◆ EXERCISE GOAL: In the entries below, find the lines with the word "MESI" and copy them.
======== DATA FOR THE TASK
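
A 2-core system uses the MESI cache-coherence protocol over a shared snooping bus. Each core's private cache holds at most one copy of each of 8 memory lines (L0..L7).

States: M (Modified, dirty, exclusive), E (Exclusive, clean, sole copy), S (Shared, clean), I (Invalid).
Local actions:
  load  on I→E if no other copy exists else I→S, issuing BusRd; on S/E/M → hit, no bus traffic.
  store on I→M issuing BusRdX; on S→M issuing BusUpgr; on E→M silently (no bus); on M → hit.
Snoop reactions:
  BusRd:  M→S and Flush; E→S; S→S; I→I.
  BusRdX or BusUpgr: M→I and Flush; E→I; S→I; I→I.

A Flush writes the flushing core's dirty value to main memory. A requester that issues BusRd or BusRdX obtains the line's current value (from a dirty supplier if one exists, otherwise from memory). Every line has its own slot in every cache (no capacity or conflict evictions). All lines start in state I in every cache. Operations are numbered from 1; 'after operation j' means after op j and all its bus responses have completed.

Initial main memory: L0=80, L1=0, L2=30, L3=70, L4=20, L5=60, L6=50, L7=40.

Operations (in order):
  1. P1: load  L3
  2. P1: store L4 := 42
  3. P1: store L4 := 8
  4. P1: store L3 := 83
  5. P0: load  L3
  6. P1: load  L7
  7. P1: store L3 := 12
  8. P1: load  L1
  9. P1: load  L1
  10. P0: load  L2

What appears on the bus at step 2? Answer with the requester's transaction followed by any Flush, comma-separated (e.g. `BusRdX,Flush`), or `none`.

bus = BusRdX

1. P1: load  L3  bus=[BusRd]  L3: P0=I P1=E  mem[L3]=70
2. P1: store L4 := 42  bus=[BusRdX]  L4: P0=I P1=M  mem[L4]=20
3. P1: store L4 := 8  bus=[-]  L4: P0=I P1=M  mem[L4]=20
4. P1: store L3 := 83  bus=[-]  L3: P0=I P1=M  mem[L3]=70
5. P0: load  L3  bus=[BusRd,Flush]  L3: P0=S P1=S  mem[L3]=83
6. P1: load  L7  bus=[BusRd]  L7: P0=I P1=E  mem[L7]=40
7. P1: store L3 := 12  bus=[BusUpgr]  L3: P0=I P1=M  mem[L3]=83
8. P1: load  L1  bus=[BusRd]  L1: P0=I P1=E  mem[L1]=0
9. P1: load  L1  bus=[-]  L1: P0=I P1=E  mem[L1]=0
10. P0: load  L2  bus=[BusRd]  L2: P0=E P1=I  mem[L2]=30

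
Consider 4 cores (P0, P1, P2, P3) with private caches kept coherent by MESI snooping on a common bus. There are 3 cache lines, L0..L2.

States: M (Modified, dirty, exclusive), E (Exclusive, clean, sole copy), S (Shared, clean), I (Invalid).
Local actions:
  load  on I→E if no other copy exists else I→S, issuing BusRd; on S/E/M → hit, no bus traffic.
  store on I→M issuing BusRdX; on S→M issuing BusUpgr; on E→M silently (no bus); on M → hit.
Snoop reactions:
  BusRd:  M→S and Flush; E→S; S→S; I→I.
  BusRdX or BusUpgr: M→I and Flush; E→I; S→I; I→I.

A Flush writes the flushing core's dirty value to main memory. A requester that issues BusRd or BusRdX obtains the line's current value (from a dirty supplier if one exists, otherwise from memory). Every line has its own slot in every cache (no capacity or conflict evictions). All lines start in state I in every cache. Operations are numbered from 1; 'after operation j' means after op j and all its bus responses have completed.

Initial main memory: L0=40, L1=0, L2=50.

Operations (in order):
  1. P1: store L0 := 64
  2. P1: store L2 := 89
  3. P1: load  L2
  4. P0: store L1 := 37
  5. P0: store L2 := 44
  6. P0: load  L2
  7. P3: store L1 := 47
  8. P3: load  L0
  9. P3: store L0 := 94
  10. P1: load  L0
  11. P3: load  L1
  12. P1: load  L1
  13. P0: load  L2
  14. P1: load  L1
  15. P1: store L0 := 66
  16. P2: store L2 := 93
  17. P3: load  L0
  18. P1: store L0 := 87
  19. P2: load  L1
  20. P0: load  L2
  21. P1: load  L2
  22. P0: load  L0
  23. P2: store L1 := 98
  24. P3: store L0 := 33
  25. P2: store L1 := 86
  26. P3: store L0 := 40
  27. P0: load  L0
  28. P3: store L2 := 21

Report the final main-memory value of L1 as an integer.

memory[L1] = 47

1. P1: store L0 := 64  bus=[BusRdX]  L0: P0=I P1=M P2=I P3=I  mem[L0]=40
2. P1: store L2 := 89  bus=[BusRdX]  L2: P0=I P1=M P2=I P3=I  mem[L2]=50
3. P1: load  L2  bus=[-]  L2: P0=I P1=M P2=I P3=I  mem[L2]=50
4. P0: store L1 := 37  bus=[BusRdX]  L1: P0=M P1=I P2=I P3=I  mem[L1]=0
5. P0: store L2 := 44  bus=[BusRdX,Flush]  L2: P0=M P1=I P2=I P3=I  mem[L2]=89
6. P0: load  L2  bus=[-]  L2: P0=M P1=I P2=I P3=I  mem[L2]=89
7. P3: store L1 := 47  bus=[BusRdX,Flush]  L1: P0=I P1=I P2=I P3=M  mem[L1]=37
8. P3: load  L0  bus=[BusRd,Flush]  L0: P0=I P1=S P2=I P3=S  mem[L0]=64
9. P3: store L0 := 94  bus=[BusUpgr]  L0: P0=I P1=I P2=I P3=M  mem[L0]=64
10. P1: load  L0  bus=[BusRd,Flush]  L0: P0=I P1=S P2=I P3=S  mem[L0]=94
11. P3: load  L1  bus=[-]  L1: P0=I P1=I P2=I P3=M  mem[L1]=37
12. P1: load  L1  bus=[BusRd,Flush]  L1: P0=I P1=S P2=I P3=S  mem[L1]=47
13. P0: load  L2  bus=[-]  L2: P0=M P1=I P2=I P3=I  mem[L2]=89
14. P1: load  L1  bus=[-]  L1: P0=I P1=S P2=I P3=S  mem[L1]=47
15. P1: store L0 := 66  bus=[BusUpgr]  L0: P0=I P1=M P2=I P3=I  mem[L0]=94
16. P2: store L2 := 93  bus=[BusRdX,Flush]  L2: P0=I P1=I P2=M P3=I  mem[L2]=44
17. P3: load  L0  bus=[BusRd,Flush]  L0: P0=I P1=S P2=I P3=S  mem[L0]=66
18. P1: store L0 := 87  bus=[BusUpgr]  L0: P0=I P1=M P2=I P3=I  mem[L0]=66
19. P2: load  L1  bus=[BusRd]  L1: P0=I P1=S P2=S P3=S  mem[L1]=47
20. P0: load  L2  bus=[BusRd,Flush]  L2: P0=S P1=I P2=S P3=I  mem[L2]=93
21. P1: load  L2  bus=[BusRd]  L2: P0=S P1=S P2=S P3=I  mem[L2]=93
22. P0: load  L0  bus=[BusRd,Flush]  L0: P0=S P1=S P2=I P3=I  mem[L0]=87
23. P2: store L1 := 98  bus=[BusUpgr]  L1: P0=I P1=I P2=M P3=I  mem[L1]=47
24. P3: store L0 := 33  bus=[BusRdX]  L0: P0=I P1=I P2=I P3=M  mem[L0]=87
25. P2: store L1 := 86  bus=[-]  L1: P0=I P1=I P2=M P3=I  mem[L1]=47
26. P3: store L0 := 40  bus=[-]  L0: P0=I P1=I P2=I P3=M  mem[L0]=87
27. P0: load  L0  bus=[BusRd,Flush]  L0: P0=S P1=I P2=I P3=S  mem[L0]=40
28. P3: store L2 := 21  bus=[BusRdX]  L2: P0=I P1=I P2=I P3=M  mem[L2]=93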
================
◆ THE ANSWER:
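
A 2-core system uses the MESI cache-coherence protocol over a shared snooping bus. Each core's private cache holds at most one copy of each of 8 memory lines (L0..L7).
Consider 4 cores (P0, P1, P2, P3) with private caches kept coherent by MESI snooping on a common bus. There are 3 cache lines, L0..L2.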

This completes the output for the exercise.